• [YOUR GOAL]:
Word for word, reproduce every line of the data.

── DATASET EXCERPTS

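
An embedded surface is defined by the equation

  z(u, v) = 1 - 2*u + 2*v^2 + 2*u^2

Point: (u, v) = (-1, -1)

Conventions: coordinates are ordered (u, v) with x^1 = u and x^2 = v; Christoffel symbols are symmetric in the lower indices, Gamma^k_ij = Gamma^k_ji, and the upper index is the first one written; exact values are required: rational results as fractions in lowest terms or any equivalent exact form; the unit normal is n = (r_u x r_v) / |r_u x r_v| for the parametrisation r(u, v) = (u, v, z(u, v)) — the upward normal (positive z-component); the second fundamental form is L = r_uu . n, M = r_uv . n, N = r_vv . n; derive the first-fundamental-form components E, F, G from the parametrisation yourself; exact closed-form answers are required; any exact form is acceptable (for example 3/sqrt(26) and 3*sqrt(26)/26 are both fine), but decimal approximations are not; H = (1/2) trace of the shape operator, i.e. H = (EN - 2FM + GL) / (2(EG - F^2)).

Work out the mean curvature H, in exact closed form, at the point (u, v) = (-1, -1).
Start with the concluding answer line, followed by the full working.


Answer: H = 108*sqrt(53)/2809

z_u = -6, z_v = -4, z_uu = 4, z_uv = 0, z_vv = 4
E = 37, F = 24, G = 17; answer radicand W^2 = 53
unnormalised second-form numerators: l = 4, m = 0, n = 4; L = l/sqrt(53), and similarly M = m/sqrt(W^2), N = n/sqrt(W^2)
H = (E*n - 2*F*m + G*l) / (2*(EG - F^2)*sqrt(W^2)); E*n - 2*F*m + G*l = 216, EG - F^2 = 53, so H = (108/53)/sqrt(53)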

────

• [SOLUTION TO THIS TASK]:
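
An embedded surface is defined by the equation

  z(u, v) = 1 - 2*u + 2*v^2 + 2*u^2

Point: (u, v) = (-1, -1)

Conventions: coordinates are ordered (u, v) with x^1 = u and x^2 = v; Christoffel symbols are symmetric in the lower indices, Gamma^k_ij = Gamma^k_ji, and the upper index is the first one written; exact values are required: rational results as fractions in lowest terms or any equivalent exact form; the unit normal is n = (r_u x r_v) / |r_u x r_v| for the parametrisation r(u, v) = (u, v, z(u, v)) — the upward normal (positive z-component); the second fundamental form is L = r_uu . n, M = r_uv . n, N = r_vv . n; derive the first-fundamental-form components E, F, G from the parametrisation yourself; exact closed-form answers are required; any exact form is acceptable (for example 3/sqrt(26) and 3*sqrt(26)/26 are both fine), but decimal approximations are not; H = (1/2) trace of the shape operator, i.e. H = (EN - 2FM + GL) / (2(EG - F^2)).

Work out the mean curvature H, in exact closed form, at the point (u, v) = (-1, -1).
Start with the concluding answer line, followed by the full working.


Answer: H = 108*sqrt(53)/2809

z_u = -6, z_v = -4, z_uu = 4, z_uv = 0, z_vv = 4
E = 37, F = 24, G = 17; answer radicand W^2 = 53
unnormalised second-form numerators: l = 4, m = 0, n = 4; L = l/sqrt(53), and similarly M = m/sqrt(W^2), N = n/sqrt(W^2)
H = (E*n - 2*F*m + G*l) / (2*(EG - F^2)*sqrt(W^2)); E*n - 2*F*m + G*l = 216, EG - F^2 = 53, so H = (108/53)/sqrt(53)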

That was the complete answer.